What to produce —
Each record is to be printed again precisely as it reads.

Data excerpts —
==================================================
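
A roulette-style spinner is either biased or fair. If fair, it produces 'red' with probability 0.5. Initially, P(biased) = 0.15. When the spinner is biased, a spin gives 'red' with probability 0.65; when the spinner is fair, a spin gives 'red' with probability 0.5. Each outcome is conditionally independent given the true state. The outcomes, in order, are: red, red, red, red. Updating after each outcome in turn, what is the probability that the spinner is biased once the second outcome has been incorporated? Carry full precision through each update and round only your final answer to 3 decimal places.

0.230

After 'red': P(biased) = 0.65·0.1500 / (0.65·0.1500 + 0.5·0.8500) ≈ 0.1866
After 'red': P(biased) = 0.65·0.1866 / (0.65·0.1866 + 0.5·0.8134) ≈ 0.2297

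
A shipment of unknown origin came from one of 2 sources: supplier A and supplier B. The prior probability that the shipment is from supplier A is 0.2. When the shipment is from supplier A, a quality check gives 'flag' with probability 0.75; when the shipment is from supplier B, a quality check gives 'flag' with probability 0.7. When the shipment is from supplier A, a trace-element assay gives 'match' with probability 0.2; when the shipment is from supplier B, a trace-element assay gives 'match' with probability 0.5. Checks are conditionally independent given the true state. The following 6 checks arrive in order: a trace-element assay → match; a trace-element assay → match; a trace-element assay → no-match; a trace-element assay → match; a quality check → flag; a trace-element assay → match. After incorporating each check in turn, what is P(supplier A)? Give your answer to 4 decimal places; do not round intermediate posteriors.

After a trace-element assay='match': P(supplier A) = 0.2·0.2000 / (0.2·0.2000 + 0.5·0.8000) ≈ 0.0909
After a trace-element assay='match': P(supplier A) = 0.2·0.0909 / (0.2·0.0909 + 0.5·0.9091) ≈ 0.0385
After a trace-element assay='no-match': P(supplier A) = 0.8·0.0385 / (0.8·0.0385 + 0.5·0.9615) ≈ 0.0602
After a trace-element assay='match': P(supplier A) = 0.2·0.0602 / (0.2·0.0602 + 0.5·0.9398) ≈ 0.0250
After a quality check='flag': P(supplier A) = 0.75·0.0250 / (0.75·0.0250 + 0.7·0.9750) ≈ 0.0267
After a trace-element assay='match': P(supplier A) = 0.2·0.0267 / (0.2·0.0267 + 0.5·0.9733) ≈ 0.0109

0.0109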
==================================================
Written response —
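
A roulette-style spinner is either biased or fair. If fair, it produces 'red' with probability 0.5. Initially, P(biased) = 0.15. When the spinner is biased, a spin gives 'red' with probability 0.65; when the spinner is fair, a spin gives 'red' with probability 0.5. Each outcome is conditionally independent given the true state. The outcomes, in order, are: red, red, red, red. Updating after each outcome in turn, what is the probability that the spinner is biased once the second outcome has been incorporated? Carry full precision through each update and round only your final answer to 3 decimal places.

0.230

After 'red': P(biased) = 0.65·0.1500 / (0.65·0.1500 + 0.5·0.8500) ≈ 0.1866
After 'red': P(biased) = 0.65·0.1866 / (0.65·0.1866 + 0.5·0.8134) ≈ 0.2297

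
A shipment of unknown origin came from one of 2 sources: supplier A and supplier B. The prior probability that the shipment is from supplier A is 0.2. When the shipment is from supplier A, a quality check gives 'flag' with probability 0.75; when the shipment is from supplier B, a quality check gives 'flag' with probability 0.7. When the shipment is from supplier A, a trace-element assay gives 'match' with probability 0.2; when the shipment is from supplier B, a trace-element assay gives 'match' with probability 0.5. Checks are conditionally independent given the true state. The following 6 checks arrive in order: a trace-element assay → match; a trace-element assay → match; a trace-element assay → no-match; a trace-element assay → match; a quality check → flag; a trace-element assay → match. After incorporating each check in turn, what is P(supplier A)? Give your answer to 4 decimal places; do not round intermediate posteriors.

After a trace-element assay='match': P(supplier A) = 0.2·0.2000 / (0.2·0.2000 + 0.5·0.8000) ≈ 0.0909
After a trace-element assay='match': P(supplier A) = 0.2·0.0909 / (0.2·0.0909 + 0.5·0.9091) ≈ 0.0385
After a trace-element assay='no-match': P(supplier A) = 0.8·0.0385 / (0.8·0.0385 + 0.5·0.9615) ≈ 0.0602
After a trace-element assay='match': P(supplier A) = 0.2·0.0602 / (0.2·0.0602 + 0.5·0.9398) ≈ 0.0250
After a quality check='flag': P(supplier A) = 0.75·0.0250 / (0.75·0.0250 + 0.7·0.9750) ≈ 0.0267
After a trace-element assay='match': P(supplier A) = 0.2·0.0267 / (0.2·0.0267 + 0.5·0.9733) ≈ 0.0109

0.0109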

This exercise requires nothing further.